## Data under study
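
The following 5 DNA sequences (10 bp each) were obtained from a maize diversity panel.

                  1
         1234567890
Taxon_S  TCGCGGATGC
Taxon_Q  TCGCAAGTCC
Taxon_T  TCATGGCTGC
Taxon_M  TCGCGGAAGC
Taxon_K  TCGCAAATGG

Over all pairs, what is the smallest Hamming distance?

1

Pairwise Hamming distances:
  Taxon_S vs Taxon_Q: 4
  Taxon_S vs Taxon_T: 3
  Taxon_S vs Taxon_M: 1
  Taxon_S vs Taxon_K: 3
  Taxon_Q vs Taxon_T: 6
  Taxon_Q vs Taxon_M: 5
  Taxon_Q vs Taxon_K: 3
  Taxon_T vs Taxon_M: 4
  Taxon_T vs Taxon_K: 6
  Taxon_M vs Taxon_K: 4
The smallest is 1, between Taxon_S and Taxon_M.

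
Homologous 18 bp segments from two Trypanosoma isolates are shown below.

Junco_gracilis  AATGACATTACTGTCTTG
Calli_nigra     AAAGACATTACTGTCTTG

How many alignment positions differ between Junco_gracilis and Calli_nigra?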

## Exercise details
Line count for the word "from": please state how many lines of the records above contain it, and nothing else.

## Finished task
2